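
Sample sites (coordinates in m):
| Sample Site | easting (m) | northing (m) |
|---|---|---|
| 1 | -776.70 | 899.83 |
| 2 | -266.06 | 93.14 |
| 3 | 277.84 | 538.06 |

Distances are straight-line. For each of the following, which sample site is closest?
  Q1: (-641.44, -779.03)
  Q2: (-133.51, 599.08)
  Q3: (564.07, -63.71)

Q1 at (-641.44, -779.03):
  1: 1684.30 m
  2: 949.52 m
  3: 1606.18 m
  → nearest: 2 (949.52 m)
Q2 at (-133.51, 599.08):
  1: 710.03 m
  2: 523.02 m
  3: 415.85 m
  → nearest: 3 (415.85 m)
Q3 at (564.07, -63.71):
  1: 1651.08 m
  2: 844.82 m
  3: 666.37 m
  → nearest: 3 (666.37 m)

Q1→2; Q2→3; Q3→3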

** Exercise objective **
Repeat all of the listing above exactly, leaving nothing out.

** Answer to this problem **
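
Sample sites (coordinates in m):
| Sample Site | easting (m) | northing (m) |
|---|---|---|
| 1 | -776.70 | 899.83 |
| 2 | -266.06 | 93.14 |
| 3 | 277.84 | 538.06 |

Distances are straight-line. For each of the following, which sample site is closest?
  Q1: (-641.44, -779.03)
  Q2: (-133.51, 599.08)
  Q3: (564.07, -63.71)

Q1 at (-641.44, -779.03):
  1: 1684.30 m
  2: 949.52 m
  3: 1606.18 m
  → nearest: 2 (949.52 m)
Q2 at (-133.51, 599.08):
  1: 710.03 m
  2: 523.02 m
  3: 415.85 m
  → nearest: 3 (415.85 m)
Q3 at (564.07, -63.71):
  1: 1651.08 m
  2: 844.82 m
  3: 666.37 m
  → nearest: 3 (666.37 m)

Q1→2; Q2→3; Q3→3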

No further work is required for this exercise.